Please write out the records exactly.

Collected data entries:
_____

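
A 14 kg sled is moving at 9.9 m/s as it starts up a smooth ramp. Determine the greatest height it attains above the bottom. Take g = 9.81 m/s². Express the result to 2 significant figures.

By energy conservation, ½mv² = mgh
h = v²/(2g) = 9.9²/(2 × 9.81) = 4.995 m

h = 5.0 m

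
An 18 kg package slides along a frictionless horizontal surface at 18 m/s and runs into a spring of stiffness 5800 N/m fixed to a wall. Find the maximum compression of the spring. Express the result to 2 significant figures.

Conservation of energy between contact and max compression: ½mv² = ½kx²
x = v√(m/k) = 18 × √(18/5800) = 1.003 m

x = 1.0 m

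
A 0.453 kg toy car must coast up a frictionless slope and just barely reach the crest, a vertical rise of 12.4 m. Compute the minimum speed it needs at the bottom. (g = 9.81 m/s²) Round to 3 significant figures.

At the top it is momentarily at rest, so all KE converts to PE: ½mv² = mgh
v = √(2gh) = √(2 × 9.81 × 12.4) = 15.60 m/s

v = 15.6 m/s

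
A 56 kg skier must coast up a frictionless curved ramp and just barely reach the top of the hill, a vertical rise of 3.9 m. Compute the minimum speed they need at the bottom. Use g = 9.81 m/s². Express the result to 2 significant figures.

At the top they are momentarily at rest, so all KE converts to PE: ½mv² = mgh
v = √(2gh) = √(2 × 9.81 × 3.9) = 8.747 m/s

v = 8.7 m/s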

_____

Output for this task »
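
A 14 kg sled is moving at 9.9 m/s as it starts up a smooth ramp. Determine the greatest height it attains above the bottom. Take g = 9.81 m/s². Express the result to 2 significant figures.

By energy conservation, ½mv² = mgh
h = v²/(2g) = 9.9²/(2 × 9.81) = 4.995 m

h = 5.0 m

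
An 18 kg package slides along a frictionless horizontal surface at 18 m/s and runs into a spring of stiffness 5800 N/m fixed to a wall. Find the maximum compression of the spring. Express the result to 2 significant figures.

Conservation of energy between contact and max compression: ½mv² = ½kx²
x = v√(m/k) = 18 × √(18/5800) = 1.003 m

x = 1.0 m

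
A 0.453 kg toy car must coast up a frictionless slope and just barely reach the crest, a vertical rise of 12.4 m. Compute the minimum speed it needs at the bottom. (g = 9.81 m/s²) Round to 3 significant figures.

At the top it is momentarily at rest, so all KE converts to PE: ½mv² = mgh
v = √(2gh) = √(2 × 9.81 × 12.4) = 15.60 m/s

v = 15.6 m/s

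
A 56 kg skier must coast up a frictionless curved ramp and just barely reach the top of the hill, a vertical rise of 3.9 m. Compute the minimum speed they need at the bottom. Use g = 9.81 m/s². Express the result to 2 significant figures.

At the top they are momentarily at rest, so all KE converts to PE: ½mv² = mgh
v = √(2gh) = √(2 × 9.81 × 3.9) = 8.747 m/s

v = 8.7 m/s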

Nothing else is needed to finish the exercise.